WORK ITEM:
Set all the entries down again, unaltered.

═══ RECORDS PROVIDED

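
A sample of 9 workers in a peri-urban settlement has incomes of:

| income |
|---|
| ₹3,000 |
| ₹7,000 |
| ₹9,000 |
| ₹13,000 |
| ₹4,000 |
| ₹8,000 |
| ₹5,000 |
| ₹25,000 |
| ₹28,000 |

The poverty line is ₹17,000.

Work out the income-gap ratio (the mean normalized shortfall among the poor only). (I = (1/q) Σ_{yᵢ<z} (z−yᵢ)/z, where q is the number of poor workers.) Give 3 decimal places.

Below z: ₹3,000, ₹4,000, ₹5,000, ₹7,000, ₹8,000, ₹9,000, ₹13,000 (q = 7 of N = 9).
Shortfall ratios (z−y)/z: 0.8235, 0.7647, 0.7059, 0.5882, 0.5294, 0.4706, 0.2353; sum = 4.117647.
The income-gap ratio divides by q (the poor only): 4.117647 / 7 = 0.588.

0.588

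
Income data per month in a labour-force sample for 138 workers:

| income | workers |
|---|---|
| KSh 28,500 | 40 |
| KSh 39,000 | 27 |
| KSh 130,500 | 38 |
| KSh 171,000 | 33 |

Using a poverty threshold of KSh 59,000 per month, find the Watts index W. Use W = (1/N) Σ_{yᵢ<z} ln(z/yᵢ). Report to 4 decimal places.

Below the line: 40×KSh 28,500, 27×KSh 39,000 (q = 67 of N = 138).
Log shortfalls: ln(59000/28500) = 0.7276 (×40); ln(59000/39000) = 0.4140 (×27).
W = 40.282681 / 138 = 0.2919.

0.2919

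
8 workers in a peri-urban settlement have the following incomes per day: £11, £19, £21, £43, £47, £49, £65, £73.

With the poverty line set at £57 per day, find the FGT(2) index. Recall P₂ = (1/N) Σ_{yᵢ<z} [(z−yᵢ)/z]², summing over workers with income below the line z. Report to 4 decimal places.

Below the line: £11, £19, £21, £43, £47, £49 (q = 6 of N = 8).
Normalized shortfalls: (57−11)/57 = 0.8070; (57−19)/57 = 0.6667; (57−21)/57 = 0.6316; (57−43)/57 = 0.2456; (57−47)/57 = 0.1754; (57−49)/57 = 0.1404.
Squared: 0.6513; 0.4444; 0.3989; 0.0603; 0.0308; 0.0197.
Sum = 1.605417; P₂ = 1.605417 / 8 = 0.2007.

0.2007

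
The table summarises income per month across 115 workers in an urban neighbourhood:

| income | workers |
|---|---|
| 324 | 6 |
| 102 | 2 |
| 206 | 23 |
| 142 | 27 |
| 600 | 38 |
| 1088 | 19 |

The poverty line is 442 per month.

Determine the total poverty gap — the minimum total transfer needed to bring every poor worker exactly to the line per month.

14916

Below z: 2×102, 27×142, 23×206, 6×324 (q = 58 of N = 115).
Individual gaps: 2×(442−102) = 680; 27×(442−142) = 8100; 23×(442−206) = 5428; 6×(442−324) = 708.
Aggregate gap = 14916.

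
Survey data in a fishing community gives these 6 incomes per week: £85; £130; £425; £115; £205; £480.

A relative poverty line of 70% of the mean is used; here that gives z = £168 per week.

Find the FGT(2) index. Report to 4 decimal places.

Poor units: £85, £115, £130 (q = 3 of N = 6).
Gap ratios (z−y)/z: (168−85)/168 = 0.4940; (168−115)/168 = 0.3155; (168−130)/168 = 0.2262.
Squared: 0.2441; 0.0995; 0.0512.
Sum = 0.394770; P₂ = 0.394770 / 6 = 0.0658.

0.0658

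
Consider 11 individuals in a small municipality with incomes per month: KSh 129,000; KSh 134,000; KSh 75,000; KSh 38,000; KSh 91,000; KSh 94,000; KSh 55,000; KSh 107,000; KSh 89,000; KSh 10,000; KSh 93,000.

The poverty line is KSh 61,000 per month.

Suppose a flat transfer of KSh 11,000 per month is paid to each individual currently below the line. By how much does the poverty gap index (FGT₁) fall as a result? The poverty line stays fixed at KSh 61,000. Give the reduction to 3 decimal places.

Before: below the line — KSh 10,000, KSh 38,000, KSh 55,000; poverty gap index (FGT₁) = 0.11923.
After the KSh 11,000 transfer: below the line — KSh 21,000, KSh 49,000; poverty gap index (FGT₁) = 0.07750.
Reduction = 0.11923 − 0.07750 = 0.042.

0.042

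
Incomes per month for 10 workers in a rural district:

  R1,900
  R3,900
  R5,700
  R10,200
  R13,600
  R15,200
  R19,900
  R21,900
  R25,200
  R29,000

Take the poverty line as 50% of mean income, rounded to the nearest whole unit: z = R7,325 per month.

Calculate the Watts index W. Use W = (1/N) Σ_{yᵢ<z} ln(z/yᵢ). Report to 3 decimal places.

0.223

Incomes under z: R1,900, R3,900, R5,700 (q = 3 of N = 10).
Log shortfalls: ln(7325/1900) = 1.3494; ln(7325/3900) = 0.6303; ln(7325/5700) = 0.2508.
W = 2.230583 / 10 = 0.223.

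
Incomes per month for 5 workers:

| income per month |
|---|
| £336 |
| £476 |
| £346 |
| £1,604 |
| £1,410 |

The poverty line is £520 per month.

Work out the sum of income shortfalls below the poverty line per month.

£402

Below the line: £336, £346, £476 (q = 3 of N = 5).
Individual gaps: 520−336 = 184; 520−346 = 174; 520−476 = 44.
Aggregate gap = £402.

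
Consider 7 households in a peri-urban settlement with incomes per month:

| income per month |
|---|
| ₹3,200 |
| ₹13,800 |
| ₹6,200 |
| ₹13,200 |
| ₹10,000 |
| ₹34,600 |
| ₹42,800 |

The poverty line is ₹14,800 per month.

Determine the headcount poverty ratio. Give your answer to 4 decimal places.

5 of the 7 households have income below ₹14,800.
H = 5/7 = 0.7143.

0.7143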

══════

WRITTEN ANSWER:
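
A sample of 9 workers in a peri-urban settlement has incomes of:

| income |
|---|
| ₹3,000 |
| ₹7,000 |
| ₹9,000 |
| ₹13,000 |
| ₹4,000 |
| ₹8,000 |
| ₹5,000 |
| ₹25,000 |
| ₹28,000 |

The poverty line is ₹17,000.

Work out the income-gap ratio (the mean normalized shortfall among the poor only). (I = (1/q) Σ_{yᵢ<z} (z−yᵢ)/z, where q is the number of poor workers.) Give 3 decimal places.

Below z: ₹3,000, ₹4,000, ₹5,000, ₹7,000, ₹8,000, ₹9,000, ₹13,000 (q = 7 of N = 9).
Shortfall ratios (z−y)/z: 0.8235, 0.7647, 0.7059, 0.5882, 0.5294, 0.4706, 0.2353; sum = 4.117647.
The income-gap ratio divides by q (the poor only): 4.117647 / 7 = 0.588.

0.588

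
Income data per month in a labour-force sample for 138 workers:

| income | workers |
|---|---|
| KSh 28,500 | 40 |
| KSh 39,000 | 27 |
| KSh 130,500 | 38 |
| KSh 171,000 | 33 |

Using a poverty threshold of KSh 59,000 per month, find the Watts index W. Use W = (1/N) Σ_{yᵢ<z} ln(z/yᵢ). Report to 4 decimal places.

Below the line: 40×KSh 28,500, 27×KSh 39,000 (q = 67 of N = 138).
Log shortfalls: ln(59000/28500) = 0.7276 (×40); ln(59000/39000) = 0.4140 (×27).
W = 40.282681 / 138 = 0.2919.

0.2919

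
8 workers in a peri-urban settlement have the following incomes per day: £11, £19, £21, £43, £47, £49, £65, £73.

With the poverty line set at £57 per day, find the FGT(2) index. Recall P₂ = (1/N) Σ_{yᵢ<z} [(z−yᵢ)/z]², summing over workers with income below the line z. Report to 4 decimal places.

Below the line: £11, £19, £21, £43, £47, £49 (q = 6 of N = 8).
Normalized shortfalls: (57−11)/57 = 0.8070; (57−19)/57 = 0.6667; (57−21)/57 = 0.6316; (57−43)/57 = 0.2456; (57−47)/57 = 0.1754; (57−49)/57 = 0.1404.
Squared: 0.6513; 0.4444; 0.3989; 0.0603; 0.0308; 0.0197.
Sum = 1.605417; P₂ = 1.605417 / 8 = 0.2007.

0.2007

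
The table summarises income per month across 115 workers in an urban neighbourhood:

| income | workers |
|---|---|
| 324 | 6 |
| 102 | 2 |
| 206 | 23 |
| 142 | 27 |
| 600 | 38 |
| 1088 | 19 |

The poverty line is 442 per month.

Determine the total poverty gap — the minimum total transfer needed to bring every poor worker exactly to the line per month.

14916

Below z: 2×102, 27×142, 23×206, 6×324 (q = 58 of N = 115).
Individual gaps: 2×(442−102) = 680; 27×(442−142) = 8100; 23×(442−206) = 5428; 6×(442−324) = 708.
Aggregate gap = 14916.

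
Survey data in a fishing community gives these 6 incomes per week: £85; £130; £425; £115; £205; £480.

A relative poverty line of 70% of the mean is used; here that gives z = £168 per week.

Find the FGT(2) index. Report to 4 decimal places.

Poor units: £85, £115, £130 (q = 3 of N = 6).
Gap ratios (z−y)/z: (168−85)/168 = 0.4940; (168−115)/168 = 0.3155; (168−130)/168 = 0.2262.
Squared: 0.2441; 0.0995; 0.0512.
Sum = 0.394770; P₂ = 0.394770 / 6 = 0.0658.

0.0658

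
Consider 11 individuals in a small municipality with incomes per month: KSh 129,000; KSh 134,000; KSh 75,000; KSh 38,000; KSh 91,000; KSh 94,000; KSh 55,000; KSh 107,000; KSh 89,000; KSh 10,000; KSh 93,000.

The poverty line is KSh 61,000 per month.

Suppose a flat transfer of KSh 11,000 per month is paid to each individual currently below the line. By how much does the poverty gap index (FGT₁) fall as a result? The poverty line stays fixed at KSh 61,000. Give the reduction to 3 decimal places.

Before: below the line — KSh 10,000, KSh 38,000, KSh 55,000; poverty gap index (FGT₁) = 0.11923.
After the KSh 11,000 transfer: below the line — KSh 21,000, KSh 49,000; poverty gap index (FGT₁) = 0.07750.
Reduction = 0.11923 − 0.07750 = 0.042.

0.042

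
Incomes per month for 10 workers in a rural district:

  R1,900
  R3,900
  R5,700
  R10,200
  R13,600
  R15,200
  R19,900
  R21,900
  R25,200
  R29,000

Take the poverty line as 50% of mean income, rounded to the nearest whole unit: z = R7,325 per month.

Calculate the Watts index W. Use W = (1/N) Σ_{yᵢ<z} ln(z/yᵢ). Report to 3 decimal places.

0.223

Incomes under z: R1,900, R3,900, R5,700 (q = 3 of N = 10).
Log shortfalls: ln(7325/1900) = 1.3494; ln(7325/3900) = 0.6303; ln(7325/5700) = 0.2508.
W = 2.230583 / 10 = 0.223.

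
Incomes per month for 5 workers:

| income per month |
|---|
| £336 |
| £476 |
| £346 |
| £1,604 |
| £1,410 |

The poverty line is £520 per month.

Work out the sum of income shortfalls below the poverty line per month.

£402

Below the line: £336, £346, £476 (q = 3 of N = 5).
Individual gaps: 520−336 = 184; 520−346 = 174; 520−476 = 44.
Aggregate gap = £402.

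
Consider 7 households in a peri-urban settlement with incomes per month:

| income per month |
|---|
| ₹3,200 |
| ₹13,800 |
| ₹6,200 |
| ₹13,200 |
| ₹10,000 |
| ₹34,600 |
| ₹42,800 |

The poverty line is ₹14,800 per month.

Determine the headcount poverty ratio. Give your answer to 4 decimal places.

5 of the 7 households have income below ₹14,800.
H = 5/7 = 0.7143.

0.7143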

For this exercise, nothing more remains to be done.